___ DATASET ENTRIES ___

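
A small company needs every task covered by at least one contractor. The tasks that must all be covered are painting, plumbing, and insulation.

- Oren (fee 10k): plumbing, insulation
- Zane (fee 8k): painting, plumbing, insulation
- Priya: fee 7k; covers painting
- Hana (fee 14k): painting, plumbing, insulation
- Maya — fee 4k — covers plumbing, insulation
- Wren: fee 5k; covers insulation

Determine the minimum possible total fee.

8

The greedy cost-per-new-task heuristic would pick Maya and Priya for 11, but a cheaper cover exists.
Zane alone covers painting, plumbing, insulation — every task.
Total fee: 8.
No cover costs less than 8.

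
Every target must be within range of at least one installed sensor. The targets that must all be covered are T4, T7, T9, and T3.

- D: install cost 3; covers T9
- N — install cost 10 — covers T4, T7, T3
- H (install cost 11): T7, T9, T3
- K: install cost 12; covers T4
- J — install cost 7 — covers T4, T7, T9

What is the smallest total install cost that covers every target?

13

This is an integer covering problem.
The greedy cost-per-new-target heuristic would pick J and N for 17, but a cheaper cover exists.
Choose D and N: together they cover T4, T7, T9, T3 — every target.
Total install cost: 3 + 10 = 13.
No cover costs less than 13.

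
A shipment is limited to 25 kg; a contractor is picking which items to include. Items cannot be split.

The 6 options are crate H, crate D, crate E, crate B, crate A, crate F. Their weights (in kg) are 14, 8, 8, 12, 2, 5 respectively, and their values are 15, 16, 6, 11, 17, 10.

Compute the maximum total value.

49

Treat it as a binary knapsack problem.
crate D + crate B + crate A: weight 8 + 12 + 2 = 22 ≤ 25, value 16 + 11 + 17 = 44.
crate D + crate E + crate A + crate F: weight 8 + 8 + 2 + 5 = 23 ≤ 25, value 16 + 6 + 17 + 10 = 49.
crate H + crate D + crate A: weight 14 + 8 + 2 = 24 ≤ 25, value 15 + 16 + 17 = 48.
Best is crate D, crate E, crate A, and crate F with total value 49.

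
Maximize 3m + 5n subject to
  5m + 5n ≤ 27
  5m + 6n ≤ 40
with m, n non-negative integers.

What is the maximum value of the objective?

The continuous relaxation peaks at (0, 5.4) with value 27.00; rounding to a feasible lattice point costs some objective.
(m,n)=(0,5): 5·0+5·5=25≤27, 5·0+6·5=30≤40, objective 25.
(m,n)=(1,4): 5·1+5·4=25≤27, 5·1+6·4=29≤40, objective 23.
(m,n)=(0,4): 5·0+5·4=20≤27, 5·0+6·4=24≤40, objective 20.
Maximum is 25 at (m,n)=(0,5).

25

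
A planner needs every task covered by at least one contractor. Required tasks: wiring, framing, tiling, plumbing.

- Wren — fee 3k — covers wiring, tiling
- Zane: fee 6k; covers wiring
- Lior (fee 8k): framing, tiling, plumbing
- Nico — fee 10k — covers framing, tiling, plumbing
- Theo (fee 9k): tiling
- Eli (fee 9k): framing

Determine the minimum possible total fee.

Choose Wren and Lior: together they cover wiring, framing, tiling, plumbing — every task.
Total fee: 3 + 8 = 11.

11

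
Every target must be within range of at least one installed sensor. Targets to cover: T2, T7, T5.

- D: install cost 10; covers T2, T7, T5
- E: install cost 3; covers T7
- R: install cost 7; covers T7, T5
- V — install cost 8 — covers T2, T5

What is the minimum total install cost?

The greedy cost-per-new-target heuristic would pick E and V for 11, but a cheaper cover exists.
D alone covers T2, T7, T5 — every target.
Total install cost: 10.
No cover costs less than 10.

10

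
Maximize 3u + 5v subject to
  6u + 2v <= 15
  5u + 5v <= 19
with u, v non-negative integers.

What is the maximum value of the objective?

15

The continuous relaxation peaks at (0, 3.8) with value 19.00; rounding to a feasible lattice point costs some objective.
(u,v)=(0,3): 6·0+2·3=6≤15, 5·0+5·3=15≤19, objective 15.
(u,v)=(1,2): 6·1+2·2=10≤15, 5·1+5·2=15≤19, objective 13.
No feasible integer point exceeds 15.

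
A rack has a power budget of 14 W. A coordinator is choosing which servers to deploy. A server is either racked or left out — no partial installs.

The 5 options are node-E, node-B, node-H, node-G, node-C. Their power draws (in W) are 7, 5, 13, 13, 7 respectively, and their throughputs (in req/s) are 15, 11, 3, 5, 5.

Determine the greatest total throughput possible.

Treat it as a binary knapsack problem.
Take node-E and node-B: power draw 7 + 5 = 12 ≤ 14, throughput 15 + 11 = 26.
No other feasible combination does better.

26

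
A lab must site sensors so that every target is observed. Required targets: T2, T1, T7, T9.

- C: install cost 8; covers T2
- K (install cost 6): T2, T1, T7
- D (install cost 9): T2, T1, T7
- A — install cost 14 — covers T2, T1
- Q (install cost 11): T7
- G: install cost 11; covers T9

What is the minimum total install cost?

Choose K and G: together they cover T2, T1, T7, T9 — every target.
Total install cost: 6 + 11 = 17.

17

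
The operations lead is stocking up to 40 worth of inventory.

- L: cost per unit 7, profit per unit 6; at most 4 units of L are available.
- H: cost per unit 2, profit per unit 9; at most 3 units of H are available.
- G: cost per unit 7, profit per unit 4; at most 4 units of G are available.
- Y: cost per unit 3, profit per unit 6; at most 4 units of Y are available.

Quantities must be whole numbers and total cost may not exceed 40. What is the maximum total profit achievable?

69

3×L, 3×H, and 4×Y: cost 39 ≤ 40, profit 3·6 + 3·9 + 4·6 = 69.
2×L, 3×H, 1×G, and 4×Y: cost 39 ≤ 40, profit 2·6 + 3·9 + 1·4 + 4·6 = 67.
Best is 69.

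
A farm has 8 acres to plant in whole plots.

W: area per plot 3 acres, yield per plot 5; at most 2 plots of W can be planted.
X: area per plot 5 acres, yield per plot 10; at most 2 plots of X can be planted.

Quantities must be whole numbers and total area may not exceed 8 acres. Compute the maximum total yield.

15

X has the best ratio (10/5); taking only X gives at most 1×10 = 10 (stopped by the area limit).
Mixing does better — 1×W and 1×X: area 8 ≤ 8, yield 1·5 + 1·10 = 15.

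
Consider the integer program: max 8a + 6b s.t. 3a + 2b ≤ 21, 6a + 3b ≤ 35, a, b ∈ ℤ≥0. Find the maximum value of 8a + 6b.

62

(a,b)=(1,9) is feasible, giving 62.
(a,b)=(0,10) is feasible, giving 60.
(a,b)=(1,8) is feasible, giving 56.
Maximum is 62 at (a,b)=(1,9).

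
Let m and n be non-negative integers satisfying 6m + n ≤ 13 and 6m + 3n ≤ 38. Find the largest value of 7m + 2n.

24

Relaxing integrality, the LP optimum is 25.58 at (m,n) = (0.0833, 12.5), which is not an integer point.
(m,n)=(0,12): 6·0+1·12=12≤13, 6·0+3·12=36≤38, objective 24.
(m,n)=(0,11): 6·0+1·11=11≤13, 6·0+3·11=33≤38, objective 22.
No feasible integer point exceeds 24.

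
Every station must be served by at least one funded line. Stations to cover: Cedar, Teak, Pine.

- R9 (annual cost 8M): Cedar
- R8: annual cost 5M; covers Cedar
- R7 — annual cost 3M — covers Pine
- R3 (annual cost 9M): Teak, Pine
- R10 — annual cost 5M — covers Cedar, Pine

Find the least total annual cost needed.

This is a weighted set-cover instance.
Choose R8 and R3: together they cover Cedar, Teak, Pine — every station.
Total annual cost: 5 + 9 = 14.
No cover costs less than 14.

14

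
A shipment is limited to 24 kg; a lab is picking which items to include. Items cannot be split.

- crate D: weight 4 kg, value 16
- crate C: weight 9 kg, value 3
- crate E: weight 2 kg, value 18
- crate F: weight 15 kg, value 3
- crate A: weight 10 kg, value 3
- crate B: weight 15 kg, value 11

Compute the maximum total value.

Take crate D, crate E, and crate B: weight 4 + 2 + 15 = 21 ≤ 24, value 16 + 18 + 11 = 45.
No other feasible combination does better.

45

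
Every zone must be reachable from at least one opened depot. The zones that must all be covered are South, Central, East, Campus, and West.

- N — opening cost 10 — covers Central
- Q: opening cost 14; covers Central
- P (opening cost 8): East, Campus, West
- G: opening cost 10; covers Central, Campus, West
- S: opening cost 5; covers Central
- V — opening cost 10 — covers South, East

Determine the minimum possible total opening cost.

20

The greedy cost-per-new-zone heuristic would pick P, S, and V for 23, but a cheaper cover exists.
Choose G and V: together they cover South, Central, East, Campus, West — every zone.
Total opening cost: 10 + 10 = 20.
No cover costs less than 20.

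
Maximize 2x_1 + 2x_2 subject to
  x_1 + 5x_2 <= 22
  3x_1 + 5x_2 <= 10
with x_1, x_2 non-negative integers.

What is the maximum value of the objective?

Relaxing integrality, the LP optimum is 6.67 at (x_1,x_2) = (3.33, 0), which is not an integer point.
(x_1,x_2)=(3,0): 1·3+5·0=3≤22, 3·3+5·0=9≤10, objective 6.
(x_1,x_2)=(2,0): 1·2+5·0=2≤22, 3·2+5·0=6≤10, objective 4.
Maximum is 6 at (x_1,x_2)=(3,0).

6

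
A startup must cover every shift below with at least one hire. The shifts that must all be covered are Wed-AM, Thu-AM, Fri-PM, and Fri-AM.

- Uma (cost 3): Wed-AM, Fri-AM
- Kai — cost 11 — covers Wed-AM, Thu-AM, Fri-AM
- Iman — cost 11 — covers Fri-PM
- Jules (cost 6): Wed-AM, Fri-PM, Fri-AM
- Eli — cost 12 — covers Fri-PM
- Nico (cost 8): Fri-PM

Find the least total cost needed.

17

The greedy cost-per-new-shift heuristic would pick Uma, Jules, and Kai for 20, but a cheaper cover exists.
Choose Kai and Jules: together they cover Wed-AM, Thu-AM, Fri-PM, Fri-AM — every shift.
Total cost: 11 + 6 = 17.
No cover costs less than 17.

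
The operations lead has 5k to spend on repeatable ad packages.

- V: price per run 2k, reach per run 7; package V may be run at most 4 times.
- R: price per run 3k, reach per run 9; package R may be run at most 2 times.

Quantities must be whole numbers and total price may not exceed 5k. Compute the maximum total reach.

This is a bounded integer knapsack.
Take 1×V and 1×R: price 5 ≤ 5, reach 1·7 + 1·9 = 16.
No other integer combination yields more.

16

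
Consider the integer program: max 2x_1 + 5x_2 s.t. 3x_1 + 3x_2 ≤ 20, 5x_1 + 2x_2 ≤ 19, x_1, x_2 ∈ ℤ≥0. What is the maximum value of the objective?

The continuous relaxation peaks at (0, 6.67) with value 33.33; rounding to a feasible lattice point costs some objective.
(x_1,x_2)=(0,6): 3·0+3·6=18≤20, 5·0+2·6=12≤19, objective 30.
(x_1,x_2)=(1,5): 3·1+3·5=18≤20, 5·1+2·5=15≤19, objective 27.
(x_1,x_2)=(0,5): 3·0+3·5=15≤20, 5·0+2·5=10≤19, objective 25.
The best lattice point is (0,6), giving 30.

30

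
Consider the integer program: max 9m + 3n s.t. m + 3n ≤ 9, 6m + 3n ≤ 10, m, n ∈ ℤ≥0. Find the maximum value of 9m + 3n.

12

(m,n)=(1,1): 1·1+3·1=4≤9, 6·1+3·1=9≤10, objective 12.
(m,n)=(1,0): 1·1+3·0=1≤9, 6·1+3·0=6≤10, objective 9.
(m,n)=(0,2): 1·0+3·2=6≤9, 6·0+3·2=6≤10, objective 6.
(m,n)=(0,1): 1·0+3·1=3≤9, 6·0+3·1=3≤10, objective 3.
The best lattice point is (1,1), giving 12.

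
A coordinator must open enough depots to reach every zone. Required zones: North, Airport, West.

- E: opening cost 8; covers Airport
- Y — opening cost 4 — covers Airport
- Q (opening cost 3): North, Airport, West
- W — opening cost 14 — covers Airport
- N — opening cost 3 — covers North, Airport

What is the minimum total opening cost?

Q alone covers North, Airport, West — every zone.
Total opening cost: 3.
No cover costs less than 3.

3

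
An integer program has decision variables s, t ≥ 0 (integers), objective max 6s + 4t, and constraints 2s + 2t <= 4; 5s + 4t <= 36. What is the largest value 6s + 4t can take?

12

(s,t)=(2,0): 2·2+2·0=4≤4, 5·2+4·0=10≤36, objective 12.
(s,t)=(1,1): 2·1+2·1=4≤4, 5·1+4·1=9≤36, objective 10.
Maximum is 12 at (s,t)=(2,0).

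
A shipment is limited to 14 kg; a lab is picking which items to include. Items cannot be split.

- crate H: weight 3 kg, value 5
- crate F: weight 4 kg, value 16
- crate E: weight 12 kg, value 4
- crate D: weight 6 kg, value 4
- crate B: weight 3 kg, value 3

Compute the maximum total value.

25

Treat it as a binary knapsack problem.
crate H + crate F + crate D: weight 3 + 4 + 6 = 13 ≤ 14, value 5 + 16 + 4 = 25.
crate H + crate F + crate B: weight 3 + 4 + 3 = 10 ≤ 14, value 5 + 16 + 3 = 24.
Best is crate H, crate F, and crate D with total value 25.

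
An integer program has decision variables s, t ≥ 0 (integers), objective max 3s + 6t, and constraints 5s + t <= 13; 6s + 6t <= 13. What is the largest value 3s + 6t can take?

(s,t)=(0,2) is feasible, giving 12.
(s,t)=(1,1) is feasible, giving 9.
(s,t)=(0,1) is feasible, giving 6.
The best lattice point is (0,2), giving 12.

12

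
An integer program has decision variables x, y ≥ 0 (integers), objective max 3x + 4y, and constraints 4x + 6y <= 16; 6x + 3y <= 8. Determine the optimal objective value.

8

(x,y)=(0,2) is feasible, giving 8.
(x,y)=(0,1) is feasible, giving 4.
The best lattice point is (0,2), giving 8.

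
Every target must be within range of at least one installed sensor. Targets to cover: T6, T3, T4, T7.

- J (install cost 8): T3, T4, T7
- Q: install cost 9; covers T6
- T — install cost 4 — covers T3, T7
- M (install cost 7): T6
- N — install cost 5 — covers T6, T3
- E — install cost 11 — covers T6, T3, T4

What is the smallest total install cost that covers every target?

13

This is a weighted set-cover instance.
The greedy cost-per-new-target heuristic would pick T, N, and J for 17, but a cheaper cover exists.
Choose J and N: together they cover T6, T3, T4, T7 — every target.
Total install cost: 8 + 5 = 13.
No cover costs less than 13.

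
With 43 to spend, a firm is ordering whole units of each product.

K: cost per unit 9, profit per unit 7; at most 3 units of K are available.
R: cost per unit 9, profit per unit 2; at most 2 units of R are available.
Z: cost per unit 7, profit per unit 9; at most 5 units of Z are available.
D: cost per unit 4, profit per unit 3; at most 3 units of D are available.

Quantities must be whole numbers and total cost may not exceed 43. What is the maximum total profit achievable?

Z has the best ratio (9/7); taking only Z gives at most 5×9 = 45 (stopped by the supply cap of 5).
Mixing does better — 5×Z and 2×D: cost 43 ≤ 43, profit 5·9 + 2·3 = 51.

51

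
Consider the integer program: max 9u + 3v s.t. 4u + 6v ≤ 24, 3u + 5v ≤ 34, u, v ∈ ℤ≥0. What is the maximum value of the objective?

54

(u,v)=(6,0): 4·6+6·0=24≤24, 3·6+5·0=18≤34, objective 54.
(u,v)=(5,0): 4·5+6·0=20≤24, 3·5+5·0=15≤34, objective 45.
The best lattice point is (6,0), giving 54.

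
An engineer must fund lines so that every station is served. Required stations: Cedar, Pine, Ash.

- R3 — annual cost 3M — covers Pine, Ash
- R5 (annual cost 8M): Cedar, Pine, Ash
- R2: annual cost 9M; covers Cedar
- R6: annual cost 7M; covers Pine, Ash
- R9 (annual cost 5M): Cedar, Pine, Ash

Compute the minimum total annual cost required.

The greedy cost-per-new-station heuristic would pick R3 and R9 for 8, but a cheaper cover exists.
R9 alone covers Cedar, Pine, Ash — every station.
Total annual cost: 5.
No cover costs less than 5.

5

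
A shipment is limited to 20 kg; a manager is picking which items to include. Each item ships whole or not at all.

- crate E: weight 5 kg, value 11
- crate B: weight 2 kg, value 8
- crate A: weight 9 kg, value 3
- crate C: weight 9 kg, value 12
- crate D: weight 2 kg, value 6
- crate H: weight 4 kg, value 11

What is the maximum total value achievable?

42

This is a 0-1 knapsack instance.
Allowing fractional choices, the relaxed optimum would be about 45.3, but items are indivisible.
crate E + crate C + crate D + crate H: weight 5 + 9 + 2 + 4 = 20 ≤ 20, value 11 + 12 + 6 + 11 = 40.
crate E + crate B + crate C + crate H: weight 5 + 2 + 9 + 4 = 20 ≤ 20, value 11 + 8 + 12 + 11 = 42.
Best is crate E, crate B, crate C, and crate H with total value 42.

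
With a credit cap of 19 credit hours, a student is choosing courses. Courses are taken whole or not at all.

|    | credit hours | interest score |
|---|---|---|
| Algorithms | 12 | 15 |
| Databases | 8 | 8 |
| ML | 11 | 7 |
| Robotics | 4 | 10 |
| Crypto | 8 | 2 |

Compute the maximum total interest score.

25

Algorithms + Robotics: credit hours 12 + 4 = 16 ≤ 19, interest score 15 + 10 = 25.
Databases + Robotics: credit hours 8 + 4 = 12 ≤ 19, interest score 8 + 10 = 18.
Best is Algorithms and Robotics with total interest score 25.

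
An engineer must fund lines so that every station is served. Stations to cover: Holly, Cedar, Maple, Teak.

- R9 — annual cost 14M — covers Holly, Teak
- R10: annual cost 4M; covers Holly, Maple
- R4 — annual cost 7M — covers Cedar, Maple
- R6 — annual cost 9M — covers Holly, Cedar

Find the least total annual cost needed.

21

The greedy cost-per-new-station heuristic would pick R10, R4, and R9 for 25, but a cheaper cover exists.
Choose R9 and R4: together they cover Holly, Cedar, Maple, Teak — every station.
Total annual cost: 14 + 7 = 21.
No cover costs less than 21.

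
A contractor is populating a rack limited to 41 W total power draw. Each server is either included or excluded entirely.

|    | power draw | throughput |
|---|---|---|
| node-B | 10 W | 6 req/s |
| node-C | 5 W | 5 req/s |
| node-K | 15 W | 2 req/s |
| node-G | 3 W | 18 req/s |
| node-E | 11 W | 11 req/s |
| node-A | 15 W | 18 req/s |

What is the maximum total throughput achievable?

53

Allowing fractional choices, the relaxed optimum would be about 56.2, but servers are indivisible.
node-C + node-G + node-E + node-A: power draw 5 + 3 + 11 + 15 = 34 ≤ 41, throughput 5 + 18 + 11 + 18 = 52.
node-B + node-G + node-E + node-A: power draw 10 + 3 + 11 + 15 = 39 ≤ 41, throughput 6 + 18 + 11 + 18 = 53.
Best is node-B, node-G, node-E, and node-A with total throughput 53.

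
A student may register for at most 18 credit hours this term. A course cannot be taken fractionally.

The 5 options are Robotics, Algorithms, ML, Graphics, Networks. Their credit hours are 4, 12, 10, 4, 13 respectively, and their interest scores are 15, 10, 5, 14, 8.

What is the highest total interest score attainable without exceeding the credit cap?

Treat it as a binary knapsack problem.
Robotics + Graphics: credit hours 4 + 4 = 8 ≤ 18, interest score 15 + 14 = 29.
Robotics + Algorithms: credit hours 4 + 12 = 16 ≤ 18, interest score 15 + 10 = 25.
Robotics + ML + Graphics: credit hours 4 + 10 + 4 = 18 ≤ 18, interest score 15 + 5 + 14 = 34.
Best is Robotics, ML, and Graphics with total interest score 34.

34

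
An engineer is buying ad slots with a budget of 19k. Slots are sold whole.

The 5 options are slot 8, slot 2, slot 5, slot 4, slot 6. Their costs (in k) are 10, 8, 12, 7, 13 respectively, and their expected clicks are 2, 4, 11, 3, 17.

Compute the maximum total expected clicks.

17

Allowing fractional choices, the relaxed optimum would be about 22.5, but ad slots are indivisible.
slot 6: cost 13 ≤ 19, expected clicks 17.
slot 5 + slot 4: cost 12 + 7 = 19 ≤ 19, expected clicks 11 + 3 = 14.
slot 5: cost 12 ≤ 19, expected clicks 11.
Best is slot 6 with total expected clicks 17.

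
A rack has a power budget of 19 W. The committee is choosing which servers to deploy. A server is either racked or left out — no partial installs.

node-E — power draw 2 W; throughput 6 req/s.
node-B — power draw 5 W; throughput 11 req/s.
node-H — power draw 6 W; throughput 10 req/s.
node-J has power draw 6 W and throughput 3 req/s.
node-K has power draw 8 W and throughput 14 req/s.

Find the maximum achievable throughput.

Treat it as a binary knapsack problem.
node-E + node-B + node-K: power draw 2 + 5 + 8 = 15 ≤ 19, throughput 6 + 11 + 14 = 31.
node-B + node-H + node-K: power draw 5 + 6 + 8 = 19 ≤ 19, throughput 11 + 10 + 14 = 35.
node-E + node-H + node-K: power draw 2 + 6 + 8 = 16 ≤ 19, throughput 6 + 10 + 14 = 30.
Best is node-B, node-H, and node-K with total throughput 35.

35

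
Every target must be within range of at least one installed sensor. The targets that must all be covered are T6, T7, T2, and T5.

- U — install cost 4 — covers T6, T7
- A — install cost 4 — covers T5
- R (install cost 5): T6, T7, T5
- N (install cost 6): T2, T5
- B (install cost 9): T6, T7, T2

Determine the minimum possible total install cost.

10

The greedy cost-per-new-target heuristic would pick R and N for 11, but a cheaper cover exists.
Choose U and N: together they cover T6, T7, T2, T5 — every target.
Total install cost: 4 + 6 = 10.
No cover costs less than 10.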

___

● PROMPT:
Reprint exactly the lines above that start at the one with "A rack has a power budget of 14" and end at the one with "- Y: cost per", keeping both and adding none.

● TASK RESULT:
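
A rack has a power budget of 14 W. A coordinator is choosing which servers to deploy. A server is either racked or left out — no partial installs.

The 5 options are node-E, node-B, node-H, node-G, node-C. Their power draws (in W) are 7, 5, 13, 13, 7 respectively, and their throughputs (in req/s) are 15, 11, 3, 5, 5.

Determine the greatest total throughput possible.

Treat it as a binary knapsack problem.
Take node-E and node-B: power draw 7 + 5 = 12 ≤ 14, throughput 15 + 11 = 26.
No other feasible combination does better.

26

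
A lab must site sensors so that every target is observed. Required targets: T2, T1, T7, T9.

- C: install cost 8; covers T2
- K (install cost 6): T2, T1, T7
- D (install cost 9): T2, T1, T7
- A — install cost 14 — covers T2, T1
- Q (install cost 11): T7
- G: install cost 11; covers T9

What is the minimum total install cost?

Choose K and G: together they cover T2, T1, T7, T9 — every target.
Total install cost: 6 + 11 = 17.

17

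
The operations lead is stocking up to 40 worth of inventory.

- L: cost per unit 7, profit per unit 6; at most 4 units of L are available.
- H: cost per unit 2, profit per unit 9; at most 3 units of H are available.
- G: cost per unit 7, profit per unit 4; at most 4 units of G are available.
- Y: cost per unit 3, profit per unit 6; at most 4 units of Y are available.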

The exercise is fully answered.